[Extracted data entries]
= = =

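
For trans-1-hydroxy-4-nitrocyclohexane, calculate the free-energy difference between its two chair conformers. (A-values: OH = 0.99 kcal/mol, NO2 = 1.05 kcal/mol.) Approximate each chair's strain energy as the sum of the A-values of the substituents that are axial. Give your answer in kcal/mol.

2.04 kcal/mol

C1 and C4 have opposite parity, so for the trans isomer the two substituents are e,e in one chair and a,a in the other.
Chair I (hydroxyl axial, nitro axial): E = 2.04 kcal/mol.
Chair II (hydroxyl equatorial, nitro equatorial): E = 0.00 kcal/mol.
ΔE = 2.04 − 0.00 = 2.04 kcal/mol; chair II is more stable.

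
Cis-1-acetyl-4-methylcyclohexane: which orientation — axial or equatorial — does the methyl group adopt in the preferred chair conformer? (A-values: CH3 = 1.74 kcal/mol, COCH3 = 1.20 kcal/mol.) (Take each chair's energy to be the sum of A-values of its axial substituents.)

equatorial

C1 and C4 have opposite parity, so for the cis isomer the two substituents are one axial and one equatorial in each chair.
Chair I (methyl axial, acetyl equatorial): E = 1.74 kcal/mol.
Chair II (methyl equatorial, acetyl axial): E = 1.20 kcal/mol.
Chair II is the more stable (lower-energy) conformer, and in that chair the methyl group is equatorial.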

= = =

**PROBLEM DESCRIPTION**
Write the records out again. Keep every line exactly as it is.

**TASK SOLUTION**
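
For trans-1-hydroxy-4-nitrocyclohexane, calculate the free-energy difference between its two chair conformers. (A-values: OH = 0.99 kcal/mol, NO2 = 1.05 kcal/mol.) Approximate each chair's strain energy as the sum of the A-values of the substituents that are axial. Give your answer in kcal/mol.

2.04 kcal/mol

C1 and C4 have opposite parity, so for the trans isomer the two substituents are e,e in one chair and a,a in the other.
Chair I (hydroxyl axial, nitro axial): E = 2.04 kcal/mol.
Chair II (hydroxyl equatorial, nitro equatorial): E = 0.00 kcal/mol.
ΔE = 2.04 − 0.00 = 2.04 kcal/mol; chair II is more stable.

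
Cis-1-acetyl-4-methylcyclohexane: which orientation — axial or equatorial — does the methyl group adopt in the preferred chair conformer? (A-values: CH3 = 1.74 kcal/mol, COCH3 = 1.20 kcal/mol.) (Take each chair's energy to be the sum of A-values of its axial substituents.)

equatorial

C1 and C4 have opposite parity, so for the cis isomer the two substituents are one axial and one equatorial in each chair.
Chair I (methyl axial, acetyl equatorial): E = 1.74 kcal/mol.
Chair II (methyl equatorial, acetyl axial): E = 1.20 kcal/mol.
Chair II is the more stable (lower-energy) conformer, and in that chair the methyl group is equatorial.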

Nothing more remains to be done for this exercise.